What to work on = Set down each entry below exactly as it stands.

Information shown =
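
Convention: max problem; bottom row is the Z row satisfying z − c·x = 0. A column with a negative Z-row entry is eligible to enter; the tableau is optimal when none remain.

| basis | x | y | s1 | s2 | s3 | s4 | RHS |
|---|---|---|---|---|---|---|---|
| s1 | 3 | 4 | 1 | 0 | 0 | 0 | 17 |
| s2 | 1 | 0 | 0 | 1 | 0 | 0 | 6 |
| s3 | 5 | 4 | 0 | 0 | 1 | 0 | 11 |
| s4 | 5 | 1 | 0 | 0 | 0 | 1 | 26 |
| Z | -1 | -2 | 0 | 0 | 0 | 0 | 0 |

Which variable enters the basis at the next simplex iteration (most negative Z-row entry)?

Negative Z-row entries: x: -1, y: -2.
The most negative is -2 in column y, so y enters.

y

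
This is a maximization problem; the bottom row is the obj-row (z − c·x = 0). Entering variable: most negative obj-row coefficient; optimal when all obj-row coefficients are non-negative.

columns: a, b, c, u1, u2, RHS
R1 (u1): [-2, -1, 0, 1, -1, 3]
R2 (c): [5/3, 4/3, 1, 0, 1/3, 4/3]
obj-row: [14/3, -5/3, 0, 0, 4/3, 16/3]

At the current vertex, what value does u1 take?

3

u1 is basic (row 1); its value is the RHS of that row, 3.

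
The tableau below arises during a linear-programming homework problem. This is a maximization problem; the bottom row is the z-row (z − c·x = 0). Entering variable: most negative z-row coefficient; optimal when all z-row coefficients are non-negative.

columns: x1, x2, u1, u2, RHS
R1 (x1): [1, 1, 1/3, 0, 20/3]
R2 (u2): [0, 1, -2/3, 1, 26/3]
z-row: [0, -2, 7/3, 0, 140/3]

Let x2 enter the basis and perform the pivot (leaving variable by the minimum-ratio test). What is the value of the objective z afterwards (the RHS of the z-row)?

60

Ratio test on column x2 — row 1: (20/3)/1 = 20/3; row 2: (26/3)/1 = 26/3. Minimum is 20/3 at row 1 (x1 leaves); pivot element 1.
Pivot on row 1; the z-row RHS becomes 140/3 − (-2)·(20/3) = 60.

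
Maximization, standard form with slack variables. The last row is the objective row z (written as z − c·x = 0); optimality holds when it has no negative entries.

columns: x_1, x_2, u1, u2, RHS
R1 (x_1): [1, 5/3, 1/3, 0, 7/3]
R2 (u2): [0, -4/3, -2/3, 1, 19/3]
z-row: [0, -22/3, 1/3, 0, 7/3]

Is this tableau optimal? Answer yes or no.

The z-row has a negative entry -22/3 in column x_2, so it is not optimal.

no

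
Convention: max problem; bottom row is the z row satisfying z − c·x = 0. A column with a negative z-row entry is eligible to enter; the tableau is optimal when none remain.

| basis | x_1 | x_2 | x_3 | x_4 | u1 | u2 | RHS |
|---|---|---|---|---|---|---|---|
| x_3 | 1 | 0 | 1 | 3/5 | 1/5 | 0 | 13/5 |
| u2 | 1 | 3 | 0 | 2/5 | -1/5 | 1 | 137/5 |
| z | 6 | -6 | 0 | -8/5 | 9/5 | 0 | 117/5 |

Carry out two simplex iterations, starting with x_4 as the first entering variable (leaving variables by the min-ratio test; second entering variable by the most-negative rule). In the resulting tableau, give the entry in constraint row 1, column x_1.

Ratio test on column x_4 — row 1: (13/5)/(3/5) = 13/3; row 2: (137/5)/(2/5) = 137/2. Minimum is 13/3 at row 1 (x_3 leaves); pivot element 3/5.
Divide row 1 by 3/5; eliminate column x_4 from the other rows.
Second iteration: most negative z-row entry is -6 in column x_2, so x_2 enters.
Ratio test on column x_2 — row 1: entry 0 ≤ 0; row 2: (77/3)/3 = 77/9. Minimum is 77/9 at row 2 (u2 leaves); pivot element 3.
Divide row 2 by 3; eliminate column x_2 from the other rows.
After both pivots, the entry at constraint row 1, column x_1 is 5/3.

5/3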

Exercise response =
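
Convention: max problem; bottom row is the Z row satisfying z − c·x = 0. A column with a negative Z-row entry is eligible to enter; the tableau is optimal when none remain.

| basis | x | y | s1 | s2 | s3 | s4 | RHS |
|---|---|---|---|---|---|---|---|
| s1 | 3 | 4 | 1 | 0 | 0 | 0 | 17 |
| s2 | 1 | 0 | 0 | 1 | 0 | 0 | 6 |
| s3 | 5 | 4 | 0 | 0 | 1 | 0 | 11 |
| s4 | 5 | 1 | 0 | 0 | 0 | 1 | 26 |
| Z | -1 | -2 | 0 | 0 | 0 | 0 | 0 |

Which variable enters the basis at the next simplex iteration (most negative Z-row entry)?

Negative Z-row entries: x: -1, y: -2.
The most negative is -2 in column y, so y enters.

y

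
This is a maximization problem; the bottom row is the obj-row (z − c·x = 0). Entering variable: most negative obj-row coefficient; optimal when all obj-row coefficients are non-negative.

columns: a, b, c, u1, u2, RHS
R1 (u1): [-2, -1, 0, 1, -1, 3]
R2 (c): [5/3, 4/3, 1, 0, 1/3, 4/3]
obj-row: [14/3, -5/3, 0, 0, 4/3, 16/3]

At the current vertex, what value does u1 take?

3

u1 is basic (row 1); its value is the RHS of that row, 3.

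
The tableau below arises during a linear-programming homework problem. This is a maximization problem; the bottom row is the z-row (z − c·x = 0). Entering variable: most negative z-row coefficient; optimal when all z-row coefficients are non-negative.

columns: x1, x2, u1, u2, RHS
R1 (x1): [1, 1, 1/3, 0, 20/3]
R2 (u2): [0, 1, -2/3, 1, 26/3]
z-row: [0, -2, 7/3, 0, 140/3]

Let x2 enter the basis and perform the pivot (leaving variable by the minimum-ratio test). What is the value of the objective z afterwards (the RHS of the z-row)?

60

Ratio test on column x2 — row 1: (20/3)/1 = 20/3; row 2: (26/3)/1 = 26/3. Minimum is 20/3 at row 1 (x1 leaves); pivot element 1.
Pivot on row 1; the z-row RHS becomes 140/3 − (-2)·(20/3) = 60.

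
Maximization, standard form with slack variables. The last row is the objective row z (written as z − c·x = 0); optimality holds when it has no negative entries.

columns: x_1, x_2, u1, u2, RHS
R1 (x_1): [1, 5/3, 1/3, 0, 7/3]
R2 (u2): [0, -4/3, -2/3, 1, 19/3]
z-row: [0, -22/3, 1/3, 0, 7/3]

Is this tableau optimal? Answer yes or no.

The z-row has a negative entry -22/3 in column x_2, so it is not optimal.

no

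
Convention: max problem; bottom row is the z row satisfying z − c·x = 0. A column with a negative z-row entry is eligible to enter; the tableau is optimal when none remain.

| basis | x_1 | x_2 | x_3 | x_4 | u1 | u2 | RHS |
|---|---|---|---|---|---|---|---|
| x_3 | 1 | 0 | 1 | 3/5 | 1/5 | 0 | 13/5 |
| u2 | 1 | 3 | 0 | 2/5 | -1/5 | 1 | 137/5 |
| z | 6 | -6 | 0 | -8/5 | 9/5 | 0 | 117/5 |

Carry out two simplex iterations, starting with x_4 as the first entering variable (leaving variables by the min-ratio test; second entering variable by the most-negative rule). In the resulting tableau, give the entry in constraint row 1, column x_1.

Ratio test on column x_4 — row 1: (13/5)/(3/5) = 13/3; row 2: (137/5)/(2/5) = 137/2. Minimum is 13/3 at row 1 (x_3 leaves); pivot element 3/5.
Divide row 1 by 3/5; eliminate column x_4 from the other rows.
Second iteration: most negative z-row entry is -6 in column x_2, so x_2 enters.
Ratio test on column x_2 — row 1: entry 0 ≤ 0; row 2: (77/3)/3 = 77/9. Minimum is 77/9 at row 2 (u2 leaves); pivot element 3.
Divide row 2 by 3; eliminate column x_2 from the other rows.
After both pivots, the entry at constraint row 1, column x_1 is 5/3.

5/3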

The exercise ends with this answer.